START Excerpted data
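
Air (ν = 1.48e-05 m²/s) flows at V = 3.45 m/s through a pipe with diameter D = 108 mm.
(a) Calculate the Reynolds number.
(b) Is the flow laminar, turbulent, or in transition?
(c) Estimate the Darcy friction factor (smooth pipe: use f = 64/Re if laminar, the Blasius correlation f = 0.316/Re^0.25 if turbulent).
(a) Re = V·D/ν = 3.45·0.108/1.48e-05 = 25176
(b) Flow regime: turbulent (Re > 4000)
(c) Friction factor: f = 0.316/Re^0.25 = 0.316/25176^0.25 = 0.02509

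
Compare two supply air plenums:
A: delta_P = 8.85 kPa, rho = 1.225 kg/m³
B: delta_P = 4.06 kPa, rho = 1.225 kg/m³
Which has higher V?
V(A) = 120.2 m/s, V(B) = 81.42 m/s. Answer: A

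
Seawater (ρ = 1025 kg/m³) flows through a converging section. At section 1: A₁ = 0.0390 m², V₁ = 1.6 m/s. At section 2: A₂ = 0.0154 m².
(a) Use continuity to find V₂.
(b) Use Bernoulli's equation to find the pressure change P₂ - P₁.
(a) Continuity: A₁V₁=A₂V₂ -> V₂=A₁V₁/A₂=0.0390*1.6/0.0154=4.05 m/s
(b) Bernoulli: P₂-P₁=0.5*rho*(V₁^2-V₂^2)/1000=0.5*1025*(1.6^2-4.05^2)/1000=-7.094 kPa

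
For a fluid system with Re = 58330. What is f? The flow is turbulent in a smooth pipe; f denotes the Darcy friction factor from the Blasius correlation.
Formula: f = \frac{0.316}{Re^{0.25}}
f = 0.316/58330^0.25 = 0.02033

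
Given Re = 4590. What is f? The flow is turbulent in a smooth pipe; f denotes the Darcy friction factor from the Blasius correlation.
Formula: f = \frac{0.316}{Re^{0.25}}
f = 0.316/4590^0.25 = 0.03839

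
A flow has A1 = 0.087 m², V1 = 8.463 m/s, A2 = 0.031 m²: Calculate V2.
Formula: V_2 = \frac{A_1 V_1}{A_2}
V2 = 0.087·8.463/0.031 = 23.75 m/s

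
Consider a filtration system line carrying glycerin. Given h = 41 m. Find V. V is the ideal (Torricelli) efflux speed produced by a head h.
Formula: V = \sqrt{2 g h}
V = √(2·9.81·41) = 28.36 m/s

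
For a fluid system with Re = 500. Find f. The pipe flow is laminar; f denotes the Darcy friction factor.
Formula: f = \frac{64}{Re}
f = 64/500 = 0.128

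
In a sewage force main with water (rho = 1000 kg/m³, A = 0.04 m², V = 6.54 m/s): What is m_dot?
Formula: \dot{m} = \rho A V
m_dot = 1000·0.04·6.54 = 261.6 kg/s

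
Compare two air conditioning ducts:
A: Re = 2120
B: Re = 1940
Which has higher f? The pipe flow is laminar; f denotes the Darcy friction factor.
f(A) = 0.03019, f(B) = 0.03299. Answer: B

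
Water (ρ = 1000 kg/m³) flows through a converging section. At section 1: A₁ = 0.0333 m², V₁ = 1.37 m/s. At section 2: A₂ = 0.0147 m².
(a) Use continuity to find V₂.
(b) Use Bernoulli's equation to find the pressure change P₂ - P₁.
(a) Continuity: A₁V₁=A₂V₂ -> V₂=A₁V₁/A₂=0.0333*1.37/0.0147=3.10 m/s
(b) Bernoulli: P₂-P₁=0.5*rho*(V₁^2-V₂^2)/1000=0.5*1000*(1.37^2-3.10^2)/1000=-3.867 kPa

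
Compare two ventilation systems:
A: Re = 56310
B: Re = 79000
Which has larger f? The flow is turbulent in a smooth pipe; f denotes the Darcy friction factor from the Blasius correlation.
f(A) = 0.02051, f(B) = 0.01885. Answer: A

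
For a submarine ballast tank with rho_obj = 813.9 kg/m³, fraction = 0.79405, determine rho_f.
Formula: f_{sub} = \frac{\rho_{obj}}{\rho_f}
Substituting knowns: 0.79405 = 813.9/rho_f
Solving for rho_f: rho_f = 813.9/0.79405 = 1025 kg/m³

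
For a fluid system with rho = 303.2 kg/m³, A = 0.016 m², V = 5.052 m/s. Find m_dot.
Formula: \dot{m} = \rho A V
m_dot = 303.2·0.016·5.052 = 24.51 kg/s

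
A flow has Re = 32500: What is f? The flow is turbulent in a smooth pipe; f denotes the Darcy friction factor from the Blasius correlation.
Formula: f = \frac{0.316}{Re^{0.25}}
f = 0.316/32500^0.25 = 0.02354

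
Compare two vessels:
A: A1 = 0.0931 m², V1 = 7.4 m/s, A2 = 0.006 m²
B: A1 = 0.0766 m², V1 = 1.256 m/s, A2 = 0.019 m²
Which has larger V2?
V2(A) = 114.8 m/s, V2(B) = 5.064 m/s. Answer: A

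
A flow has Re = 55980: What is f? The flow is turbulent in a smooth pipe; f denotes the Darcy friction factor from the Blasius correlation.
Formula: f = \frac{0.316}{Re^{0.25}}
f = 0.316/55980^0.25 = 0.02054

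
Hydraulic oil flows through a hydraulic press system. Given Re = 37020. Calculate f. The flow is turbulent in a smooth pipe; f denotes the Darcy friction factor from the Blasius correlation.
Formula: f = \frac{0.316}{Re^{0.25}}
f = 0.316/37020^0.25 = 0.02278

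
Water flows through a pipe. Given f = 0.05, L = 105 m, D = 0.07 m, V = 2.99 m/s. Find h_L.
Formula: h_L = f \frac{L}{D} \frac{V^2}{2g}
h_L = 0.05·(105/0.07)·2.99²/(2·9.81) = 34.17 m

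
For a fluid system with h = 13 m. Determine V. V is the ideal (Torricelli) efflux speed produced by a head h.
Formula: V = \sqrt{2 g h}
V = √(2·9.81·13) = 15.97 m/s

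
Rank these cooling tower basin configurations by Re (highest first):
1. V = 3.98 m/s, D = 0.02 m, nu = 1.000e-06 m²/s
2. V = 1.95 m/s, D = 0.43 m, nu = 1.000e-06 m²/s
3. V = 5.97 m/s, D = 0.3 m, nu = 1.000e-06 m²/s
Case 1: Re = 79600
Case 2: Re = 838500
Case 3: Re = 1.791e+06
Ranking (highest first): 3, 2, 1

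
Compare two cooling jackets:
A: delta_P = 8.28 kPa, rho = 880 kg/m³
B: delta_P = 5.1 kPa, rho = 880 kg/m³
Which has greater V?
V(A) = 4.338 m/s, V(B) = 3.405 m/s. Answer: A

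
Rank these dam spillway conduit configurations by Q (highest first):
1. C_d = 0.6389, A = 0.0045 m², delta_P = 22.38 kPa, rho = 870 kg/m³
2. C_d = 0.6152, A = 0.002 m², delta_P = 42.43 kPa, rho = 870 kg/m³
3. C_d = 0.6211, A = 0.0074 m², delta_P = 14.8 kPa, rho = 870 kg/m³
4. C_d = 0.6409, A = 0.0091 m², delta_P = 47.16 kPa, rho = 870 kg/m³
Case 1: Q = 20.62 L/s
Case 2: Q = 12.15 L/s
Case 3: Q = 26.81 L/s
Case 4: Q = 60.73 L/s
Ranking (highest first): 4, 3, 1, 2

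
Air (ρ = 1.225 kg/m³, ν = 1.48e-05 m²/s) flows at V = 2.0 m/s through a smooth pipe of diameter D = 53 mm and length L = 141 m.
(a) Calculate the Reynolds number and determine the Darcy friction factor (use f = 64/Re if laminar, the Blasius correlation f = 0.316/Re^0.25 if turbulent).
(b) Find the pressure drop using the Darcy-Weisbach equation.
(a) Re = V·D/ν = 2.0·0.053/1.48e-05 = 7162.2 → turbulent (Re > 4000); f = 0.316/Re^0.25 = 0.316/7162.2^0.25 = 0.03435
(b) Darcy-Weisbach: ΔP = f·(L/D)·½ρV²/1000 = 0.03435·(141/0.053)·½·1.225·2.0²/1000 = 0.2239 kPa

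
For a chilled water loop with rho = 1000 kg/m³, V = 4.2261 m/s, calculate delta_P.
Formula: V = \sqrt{\frac{2 \Delta P}{\rho}}
Substituting knowns: 4.2261 = √(2·(delta_P·1000)/1000)
Solving for delta_P: delta_P = 4.2261²·1000/2/1000 = 8.93 kPa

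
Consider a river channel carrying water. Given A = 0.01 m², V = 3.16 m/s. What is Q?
Formula: Q = A V
Q = 0.01·3.16·1000 = 31.6 L/s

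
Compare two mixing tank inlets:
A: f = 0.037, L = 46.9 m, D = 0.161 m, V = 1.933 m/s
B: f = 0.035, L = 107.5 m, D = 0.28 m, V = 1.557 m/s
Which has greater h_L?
h_L(A) = 2.053 m, h_L(B) = 1.66 m. Answer: A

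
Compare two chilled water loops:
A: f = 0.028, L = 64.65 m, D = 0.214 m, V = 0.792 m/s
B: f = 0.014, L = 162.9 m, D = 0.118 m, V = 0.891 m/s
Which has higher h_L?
h_L(A) = 0.2704 m, h_L(B) = 0.782 m. Answer: B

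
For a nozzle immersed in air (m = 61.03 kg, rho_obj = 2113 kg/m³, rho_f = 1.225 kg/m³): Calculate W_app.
Formula: W_{app} = mg\left(1 - \frac{\rho_f}{\rho_{obj}}\right)
W_app = 61.03·9.81·(1 − 1.225/2113) = 598.4 N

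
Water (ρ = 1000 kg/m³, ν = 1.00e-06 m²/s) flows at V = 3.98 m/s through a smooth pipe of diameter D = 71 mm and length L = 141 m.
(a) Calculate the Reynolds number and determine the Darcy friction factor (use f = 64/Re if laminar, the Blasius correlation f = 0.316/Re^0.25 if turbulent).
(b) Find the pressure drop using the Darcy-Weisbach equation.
(a) Re = V·D/ν = 3.98·0.071/1.00e-06 = 282580 → turbulent (Re > 4000); f = 0.316/Re^0.25 = 0.316/282580^0.25 = 0.013706 (Blasius is strictly valid for Re ≲ 1e5; used here as the smooth-pipe estimate the problem specifies)
(b) Darcy-Weisbach: ΔP = f·(L/D)·½ρV²/1000 = 0.013706·(141/0.071)·½·1000·3.98²/1000 = 215.6 kPa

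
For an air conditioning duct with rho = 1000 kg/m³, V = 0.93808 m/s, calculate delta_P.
Formula: V = \sqrt{\frac{2 \Delta P}{\rho}}
Substituting knowns: 0.93808 = √(2·(delta_P·1000)/1000)
Solving for delta_P: delta_P = 0.93808²·1000/2/1000 = 0.44 kPa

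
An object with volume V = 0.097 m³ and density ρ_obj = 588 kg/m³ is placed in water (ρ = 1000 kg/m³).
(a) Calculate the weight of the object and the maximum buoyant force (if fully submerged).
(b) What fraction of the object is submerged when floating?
(a) W=rho_obj*g*V=588*9.81*0.097=559.5 N; F_B(max)=rho*g*V=1000*9.81*0.097=951.6 N
(b) Floating fraction=rho_obj/rho=588/1000=0.588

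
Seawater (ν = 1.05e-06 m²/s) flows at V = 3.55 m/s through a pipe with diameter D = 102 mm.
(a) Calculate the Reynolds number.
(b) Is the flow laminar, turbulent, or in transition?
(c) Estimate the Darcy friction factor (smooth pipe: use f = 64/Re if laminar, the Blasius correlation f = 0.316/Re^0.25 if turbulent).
(a) Re = V·D/ν = 3.55·0.102/1.05e-06 = 344860
(b) Flow regime: turbulent (Re > 4000)
(c) Friction factor: f = 0.316/Re^0.25 = 0.316/344860^0.25 = 0.01304 (Blasius is strictly valid for Re ≲ 1e5; used here as the smooth-pipe estimate the problem specifies)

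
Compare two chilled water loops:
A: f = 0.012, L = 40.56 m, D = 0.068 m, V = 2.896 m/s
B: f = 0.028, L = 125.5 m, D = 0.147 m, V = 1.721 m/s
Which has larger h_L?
h_L(A) = 3.06 m, h_L(B) = 3.609 m. Answer: B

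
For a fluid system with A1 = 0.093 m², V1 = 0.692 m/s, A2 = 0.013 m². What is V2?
Formula: V_2 = \frac{A_1 V_1}{A_2}
V2 = 0.093·0.692/0.013 = 4.95 m/s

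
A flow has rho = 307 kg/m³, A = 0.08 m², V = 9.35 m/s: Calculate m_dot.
Formula: \dot{m} = \rho A V
m_dot = 307·0.08·9.35 = 229.6 kg/s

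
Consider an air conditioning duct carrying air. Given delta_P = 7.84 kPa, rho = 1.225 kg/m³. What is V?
Formula: V = \sqrt{\frac{2 \Delta P}{\rho}}
V = √(2·(7.84·1000)/1.225) = 113.1 m/s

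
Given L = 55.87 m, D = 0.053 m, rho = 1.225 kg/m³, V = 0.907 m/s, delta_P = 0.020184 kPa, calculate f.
Formula: \Delta P = f \frac{L}{D} \frac{\rho V^2}{2}
Substituting knowns: 0.020184 = f·(55.87/0.053)·0.5·1.225·0.907²/1000
Solving for f: f = (0.020184·1000)/((55.87/0.053)·0.5·1.225·0.907²) = 0.038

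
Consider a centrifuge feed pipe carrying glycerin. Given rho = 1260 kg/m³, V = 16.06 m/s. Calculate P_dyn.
Formula: P_{dyn} = \frac{1}{2} \rho V^2
P_dyn = 0.5·1260·16.06²/1000 = 162.5 kPa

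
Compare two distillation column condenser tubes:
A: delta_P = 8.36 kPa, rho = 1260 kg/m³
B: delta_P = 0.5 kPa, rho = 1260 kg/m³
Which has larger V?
V(A) = 3.643 m/s, V(B) = 0.8909 m/s. Answer: A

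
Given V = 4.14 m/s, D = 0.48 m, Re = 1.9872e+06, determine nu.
Formula: Re = \frac{V D}{\nu}
Substituting knowns: 1.9872e+06 = 4.14·0.48/nu
Solving for nu: nu = 4.14·0.48/1.9872e+06 = 1.000e-06 m²/s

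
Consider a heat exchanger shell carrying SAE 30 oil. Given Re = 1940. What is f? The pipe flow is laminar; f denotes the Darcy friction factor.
Formula: f = \frac{64}{Re}
f = 64/1940 = 0.03299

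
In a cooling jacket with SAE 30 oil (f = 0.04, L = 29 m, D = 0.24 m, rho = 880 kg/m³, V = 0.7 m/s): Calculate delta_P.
Formula: \Delta P = f \frac{L}{D} \frac{\rho V^2}{2}
delta_P = 0.04·(29/0.24)·0.5·880·0.7²/1000 = 1.042 kPa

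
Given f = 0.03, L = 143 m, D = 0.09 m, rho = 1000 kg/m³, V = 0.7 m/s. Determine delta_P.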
END Excerpted data
= Prompt =
Take the entries above and copy them exactly from the first line through the line with "A: Re = 2120"; leave out every line after it.

= Reply =
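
Air (ν = 1.48e-05 m²/s) flows at V = 3.45 m/s through a pipe with diameter D = 108 mm.
(a) Calculate the Reynolds number.
(b) Is the flow laminar, turbulent, or in transition?
(c) Estimate the Darcy friction factor (smooth pipe: use f = 64/Re if laminar, the Blasius correlation f = 0.316/Re^0.25 if turbulent).
(a) Re = V·D/ν = 3.45·0.108/1.48e-05 = 25176
(b) Flow regime: turbulent (Re > 4000)
(c) Friction factor: f = 0.316/Re^0.25 = 0.316/25176^0.25 = 0.02509

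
Compare two supply air plenums:
A: delta_P = 8.85 kPa, rho = 1.225 kg/m³
B: delta_P = 4.06 kPa, rho = 1.225 kg/m³
Which has higher V?
V(A) = 120.2 m/s, V(B) = 81.42 m/s. Answer: A

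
Seawater (ρ = 1025 kg/m³) flows through a converging section. At section 1: A₁ = 0.0390 m², V₁ = 1.6 m/s. At section 2: A₂ = 0.0154 m².
(a) Use continuity to find V₂.
(b) Use Bernoulli's equation to find the pressure change P₂ - P₁.
(a) Continuity: A₁V₁=A₂V₂ -> V₂=A₁V₁/A₂=0.0390*1.6/0.0154=4.05 m/s
(b) Bernoulli: P₂-P₁=0.5*rho*(V₁^2-V₂^2)/1000=0.5*1025*(1.6^2-4.05^2)/1000=-7.094 kPa

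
For a fluid system with Re = 58330. What is f? The flow is turbulent in a smooth pipe; f denotes the Darcy friction factor from the Blasius correlation.
Formula: f = \frac{0.316}{Re^{0.25}}
f = 0.316/58330^0.25 = 0.02033

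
Given Re = 4590. What is f? The flow is turbulent in a smooth pipe; f denotes the Darcy friction factor from the Blasius correlation.
Formula: f = \frac{0.316}{Re^{0.25}}
f = 0.316/4590^0.25 = 0.03839

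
A flow has A1 = 0.087 m², V1 = 8.463 m/s, A2 = 0.031 m²: Calculate V2.
Formula: V_2 = \frac{A_1 V_1}{A_2}
V2 = 0.087·8.463/0.031 = 23.75 m/s

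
Consider a filtration system line carrying glycerin. Given h = 41 m. Find V. V is the ideal (Torricelli) efflux speed produced by a head h.
Formula: V = \sqrt{2 g h}
V = √(2·9.81·41) = 28.36 m/s

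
For a fluid system with Re = 500. Find f. The pipe flow is laminar; f denotes the Darcy friction factor.
Formula: f = \frac{64}{Re}
f = 64/500 = 0.128

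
In a sewage force main with water (rho = 1000 kg/m³, A = 0.04 m², V = 6.54 m/s): What is m_dot?
Formula: \dot{m} = \rho A V
m_dot = 1000·0.04·6.54 = 261.6 kg/s

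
Compare two air conditioning ducts:
A: Re = 2120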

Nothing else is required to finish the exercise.